## Exercise
Nothing but an exact copy of the listing should be given.

## Material supplied
┄┄┄┄┄┄┄┄┄┄┄┄┄┄┄┄┄┄┄┄

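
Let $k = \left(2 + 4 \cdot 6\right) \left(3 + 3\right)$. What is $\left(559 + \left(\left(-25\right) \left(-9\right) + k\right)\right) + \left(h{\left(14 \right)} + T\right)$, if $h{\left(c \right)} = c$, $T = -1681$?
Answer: $-727$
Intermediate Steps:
$k = 156$ ($k = \left(2 + 24\right) 6 = 26 \cdot 6 = 156$)
$\left(559 + \left(\left(-25\right) \left(-9\right) + k\right)\right) + \left(h{\left(14 \right)} + T\right) = \left(559 + \left(\left(-25\right) \left(-9\right) + 156\right)\right) + \left(14 - 1681\right) = \left(559 + \left(225 + 156\right)\right) - 1667 = \left(559 + 381\right) - 1667 = 940 - 1667 = -727$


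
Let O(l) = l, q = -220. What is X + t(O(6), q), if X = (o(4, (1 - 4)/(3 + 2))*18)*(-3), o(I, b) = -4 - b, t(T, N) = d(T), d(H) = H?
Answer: 948/5 ≈ 189.60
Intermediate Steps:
t(T, N) = T
X = 918/5 (X = ((-4 - (1 - 4)/(3 + 2))*18)*(-3) = ((-4 - (-3)/5)*18)*(-3) = ((-4 - 1*(-⅗))*18)*(-3) = ((-4 + ⅗)*18)*(-3) = -17/5*18*(-3) = -306/5*(-3) = 918/5 ≈ 183.60)
X + t(O(6), q) = 918/5 + 6 = 948/5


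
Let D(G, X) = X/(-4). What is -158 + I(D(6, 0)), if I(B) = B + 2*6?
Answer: -146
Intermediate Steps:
D(G, X) = -X/4 (D(G, X) = X*(-¼) = -X/4)
I(B) = 12 + B (I(B) = B + 12 = 12 + B)
-158 + I(D(6, 0)) = -158 + (12 - ¼*0) = -158 + (12 + 0) = -158 + 12 = -146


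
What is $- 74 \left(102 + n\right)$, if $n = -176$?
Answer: $5476$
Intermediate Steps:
$- 74 \left(102 + n\right) = - 74 \left(102 - 176\right) = \left(-74\right) \left(-74\right) = 5476$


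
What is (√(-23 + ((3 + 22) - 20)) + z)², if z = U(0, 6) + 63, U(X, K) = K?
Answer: 4743 + 414*I*√2 ≈ 4743.0 + 585.48*I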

┄┄┄┄┄┄┄┄┄┄┄┄┄┄┄┄┄┄┄┄

## Result for this task
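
Let $k = \left(2 + 4 \cdot 6\right) \left(3 + 3\right)$. What is $\left(559 + \left(\left(-25\right) \left(-9\right) + k\right)\right) + \left(h{\left(14 \right)} + T\right)$, if $h{\left(c \right)} = c$, $T = -1681$?
Answer: $-727$
Intermediate Steps:
$k = 156$ ($k = \left(2 + 24\right) 6 = 26 \cdot 6 = 156$)
$\left(559 + \left(\left(-25\right) \left(-9\right) + k\right)\right) + \left(h{\left(14 \right)} + T\right) = \left(559 + \left(\left(-25\right) \left(-9\right) + 156\right)\right) + \left(14 - 1681\right) = \left(559 + \left(225 + 156\right)\right) - 1667 = \left(559 + 381\right) - 1667 = 940 - 1667 = -727$


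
Let O(l) = l, q = -220. What is X + t(O(6), q), if X = (o(4, (1 - 4)/(3 + 2))*18)*(-3), o(I, b) = -4 - b, t(T, N) = d(T), d(H) = H?
Answer: 948/5 ≈ 189.60
Intermediate Steps:
t(T, N) = T
X = 918/5 (X = ((-4 - (1 - 4)/(3 + 2))*18)*(-3) = ((-4 - (-3)/5)*18)*(-3) = ((-4 - 1*(-⅗))*18)*(-3) = ((-4 + ⅗)*18)*(-3) = -17/5*18*(-3) = -306/5*(-3) = 918/5 ≈ 183.60)
X + t(O(6), q) = 918/5 + 6 = 948/5


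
Let D(G, X) = X/(-4). What is -158 + I(D(6, 0)), if I(B) = B + 2*6?
Answer: -146
Intermediate Steps:
D(G, X) = -X/4 (D(G, X) = X*(-¼) = -X/4)
I(B) = 12 + B (I(B) = B + 12 = 12 + B)
-158 + I(D(6, 0)) = -158 + (12 - ¼*0) = -158 + (12 + 0) = -158 + 12 = -146


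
What is $- 74 \left(102 + n\right)$, if $n = -176$?
Answer: $5476$
Intermediate Steps:
$- 74 \left(102 + n\right) = - 74 \left(102 - 176\right) = \left(-74\right) \left(-74\right) = 5476$


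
What is (√(-23 + ((3 + 22) - 20)) + z)², if z = U(0, 6) + 63, U(X, K) = K?
Answer: 4743 + 414*I*√2 ≈ 4743.0 + 585.48*I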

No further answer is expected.